» Work required:
Lines from the line with "ciphertext: VMILGJILPPACMA" to the line with "ciphertext: EVTFAZIJTXPFFMJOKDB" in the entries below, and only those, must be output exactly, with both ends included.

↓↓↓

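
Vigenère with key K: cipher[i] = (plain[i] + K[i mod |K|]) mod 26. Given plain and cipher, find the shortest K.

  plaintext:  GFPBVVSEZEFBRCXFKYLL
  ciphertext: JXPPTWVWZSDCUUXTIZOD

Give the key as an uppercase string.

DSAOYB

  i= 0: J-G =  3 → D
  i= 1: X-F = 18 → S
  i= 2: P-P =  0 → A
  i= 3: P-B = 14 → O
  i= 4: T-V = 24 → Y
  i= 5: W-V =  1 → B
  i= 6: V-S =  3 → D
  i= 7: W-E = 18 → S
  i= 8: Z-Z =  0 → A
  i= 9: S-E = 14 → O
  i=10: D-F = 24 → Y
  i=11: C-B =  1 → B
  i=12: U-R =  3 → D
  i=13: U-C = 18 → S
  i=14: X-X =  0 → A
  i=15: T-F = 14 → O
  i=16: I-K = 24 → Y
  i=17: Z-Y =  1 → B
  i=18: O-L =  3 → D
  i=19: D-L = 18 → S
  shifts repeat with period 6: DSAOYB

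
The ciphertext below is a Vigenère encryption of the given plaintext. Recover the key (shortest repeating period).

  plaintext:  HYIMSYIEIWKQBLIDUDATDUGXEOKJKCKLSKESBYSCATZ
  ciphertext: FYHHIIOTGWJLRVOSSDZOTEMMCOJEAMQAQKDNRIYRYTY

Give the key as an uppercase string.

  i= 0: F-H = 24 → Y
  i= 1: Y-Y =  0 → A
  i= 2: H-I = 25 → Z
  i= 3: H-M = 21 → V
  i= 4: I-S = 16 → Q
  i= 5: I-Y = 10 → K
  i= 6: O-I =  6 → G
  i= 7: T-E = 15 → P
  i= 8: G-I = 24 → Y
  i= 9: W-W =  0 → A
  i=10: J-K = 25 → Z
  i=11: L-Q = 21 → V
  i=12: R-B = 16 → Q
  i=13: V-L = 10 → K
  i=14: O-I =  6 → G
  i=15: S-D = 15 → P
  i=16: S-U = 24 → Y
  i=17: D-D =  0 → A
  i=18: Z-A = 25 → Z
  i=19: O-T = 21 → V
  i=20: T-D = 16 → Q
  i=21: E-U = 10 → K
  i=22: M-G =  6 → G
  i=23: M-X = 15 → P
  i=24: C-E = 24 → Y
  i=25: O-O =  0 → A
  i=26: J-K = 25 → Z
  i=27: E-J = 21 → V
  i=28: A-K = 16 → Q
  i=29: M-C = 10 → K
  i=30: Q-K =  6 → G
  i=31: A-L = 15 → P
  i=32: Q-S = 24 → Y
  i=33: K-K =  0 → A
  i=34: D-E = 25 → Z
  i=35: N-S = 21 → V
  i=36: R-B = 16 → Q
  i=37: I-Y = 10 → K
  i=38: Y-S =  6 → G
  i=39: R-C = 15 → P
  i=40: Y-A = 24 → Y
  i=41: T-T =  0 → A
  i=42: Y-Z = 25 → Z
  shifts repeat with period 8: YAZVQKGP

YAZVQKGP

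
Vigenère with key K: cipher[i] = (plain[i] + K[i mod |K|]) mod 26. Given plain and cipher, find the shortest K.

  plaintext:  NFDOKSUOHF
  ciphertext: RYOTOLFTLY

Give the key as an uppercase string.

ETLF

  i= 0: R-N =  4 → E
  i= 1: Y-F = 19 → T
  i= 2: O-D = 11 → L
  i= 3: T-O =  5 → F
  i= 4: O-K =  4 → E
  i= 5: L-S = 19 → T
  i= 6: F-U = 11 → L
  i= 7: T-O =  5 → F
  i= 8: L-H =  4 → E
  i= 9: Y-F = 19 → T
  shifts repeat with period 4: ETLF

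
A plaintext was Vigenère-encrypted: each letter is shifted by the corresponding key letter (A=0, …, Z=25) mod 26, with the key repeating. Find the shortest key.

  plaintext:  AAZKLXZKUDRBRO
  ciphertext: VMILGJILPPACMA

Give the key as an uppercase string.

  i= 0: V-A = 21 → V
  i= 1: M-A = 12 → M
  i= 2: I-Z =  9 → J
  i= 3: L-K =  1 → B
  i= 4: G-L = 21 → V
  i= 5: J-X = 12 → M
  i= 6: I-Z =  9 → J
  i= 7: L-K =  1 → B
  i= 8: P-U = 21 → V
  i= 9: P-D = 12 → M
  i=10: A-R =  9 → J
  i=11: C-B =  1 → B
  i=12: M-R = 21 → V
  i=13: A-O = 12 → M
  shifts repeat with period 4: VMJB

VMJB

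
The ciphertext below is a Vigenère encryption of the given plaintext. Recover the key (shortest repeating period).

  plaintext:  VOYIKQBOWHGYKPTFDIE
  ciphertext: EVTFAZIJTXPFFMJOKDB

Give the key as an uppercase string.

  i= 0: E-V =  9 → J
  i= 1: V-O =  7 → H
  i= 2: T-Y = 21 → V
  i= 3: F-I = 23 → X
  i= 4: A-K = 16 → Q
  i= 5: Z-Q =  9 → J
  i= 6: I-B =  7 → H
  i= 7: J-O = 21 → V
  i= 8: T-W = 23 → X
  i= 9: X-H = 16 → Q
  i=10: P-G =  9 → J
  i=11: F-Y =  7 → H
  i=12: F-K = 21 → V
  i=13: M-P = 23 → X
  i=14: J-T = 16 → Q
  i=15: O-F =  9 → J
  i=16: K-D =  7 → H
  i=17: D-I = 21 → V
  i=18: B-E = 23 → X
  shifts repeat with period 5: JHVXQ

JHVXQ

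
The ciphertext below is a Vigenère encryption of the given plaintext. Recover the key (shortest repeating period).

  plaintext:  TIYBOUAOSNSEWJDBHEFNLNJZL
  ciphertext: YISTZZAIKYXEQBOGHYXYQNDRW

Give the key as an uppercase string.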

↑↑↑
↓↓↓

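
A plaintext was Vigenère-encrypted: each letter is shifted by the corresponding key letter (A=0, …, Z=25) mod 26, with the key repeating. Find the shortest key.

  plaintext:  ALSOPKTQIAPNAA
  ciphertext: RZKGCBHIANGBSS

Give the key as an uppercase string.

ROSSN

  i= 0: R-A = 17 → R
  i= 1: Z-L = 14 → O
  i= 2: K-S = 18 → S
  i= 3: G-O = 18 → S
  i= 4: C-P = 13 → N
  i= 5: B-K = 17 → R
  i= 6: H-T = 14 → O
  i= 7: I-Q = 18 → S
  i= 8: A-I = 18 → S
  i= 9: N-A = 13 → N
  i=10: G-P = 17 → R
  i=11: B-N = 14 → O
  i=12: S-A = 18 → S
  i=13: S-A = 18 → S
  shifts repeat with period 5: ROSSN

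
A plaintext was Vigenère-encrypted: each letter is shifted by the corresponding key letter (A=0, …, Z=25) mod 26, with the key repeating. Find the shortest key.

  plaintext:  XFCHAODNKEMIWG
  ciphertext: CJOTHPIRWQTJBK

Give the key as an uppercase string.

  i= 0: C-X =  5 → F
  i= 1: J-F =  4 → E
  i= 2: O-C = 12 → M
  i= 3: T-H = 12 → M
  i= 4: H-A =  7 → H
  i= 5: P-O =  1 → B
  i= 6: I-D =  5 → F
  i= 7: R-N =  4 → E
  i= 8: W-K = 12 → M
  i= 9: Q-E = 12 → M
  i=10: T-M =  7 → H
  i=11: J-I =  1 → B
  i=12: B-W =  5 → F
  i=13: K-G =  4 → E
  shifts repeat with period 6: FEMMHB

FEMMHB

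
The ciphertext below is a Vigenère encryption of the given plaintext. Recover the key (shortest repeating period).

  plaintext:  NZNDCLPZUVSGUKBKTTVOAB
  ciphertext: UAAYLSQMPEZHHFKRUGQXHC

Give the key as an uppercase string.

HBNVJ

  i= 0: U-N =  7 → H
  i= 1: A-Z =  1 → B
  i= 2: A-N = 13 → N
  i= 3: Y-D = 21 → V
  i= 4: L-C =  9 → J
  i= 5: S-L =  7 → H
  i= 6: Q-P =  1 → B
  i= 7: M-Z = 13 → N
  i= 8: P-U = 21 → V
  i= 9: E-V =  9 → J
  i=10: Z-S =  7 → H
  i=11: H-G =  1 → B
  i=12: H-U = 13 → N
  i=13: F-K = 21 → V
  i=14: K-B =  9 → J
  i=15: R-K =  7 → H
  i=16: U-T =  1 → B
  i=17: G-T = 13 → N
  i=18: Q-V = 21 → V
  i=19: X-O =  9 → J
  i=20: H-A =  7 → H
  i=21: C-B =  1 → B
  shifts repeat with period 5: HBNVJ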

↑↑↑

» Solution to this exercise:
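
  ciphertext: VMILGJILPPACMA

Give the key as an uppercase string.

  i= 0: V-A = 21 → V
  i= 1: M-A = 12 → M
  i= 2: I-Z =  9 → J
  i= 3: L-K =  1 → B
  i= 4: G-L = 21 → V
  i= 5: J-X = 12 → M
  i= 6: I-Z =  9 → J
  i= 7: L-K =  1 → B
  i= 8: P-U = 21 → V
  i= 9: P-D = 12 → M
  i=10: A-R =  9 → J
  i=11: C-B =  1 → B
  i=12: M-R = 21 → V
  i=13: A-O = 12 → M
  shifts repeat with period 4: VMJB

VMJB

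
The ciphertext below is a Vigenère encryption of the given plaintext. Recover the key (shortest repeating period).

  plaintext:  VOYIKQBOWHGYKPTFDIE
  ciphertext: EVTFAZIJTXPFFMJOKDB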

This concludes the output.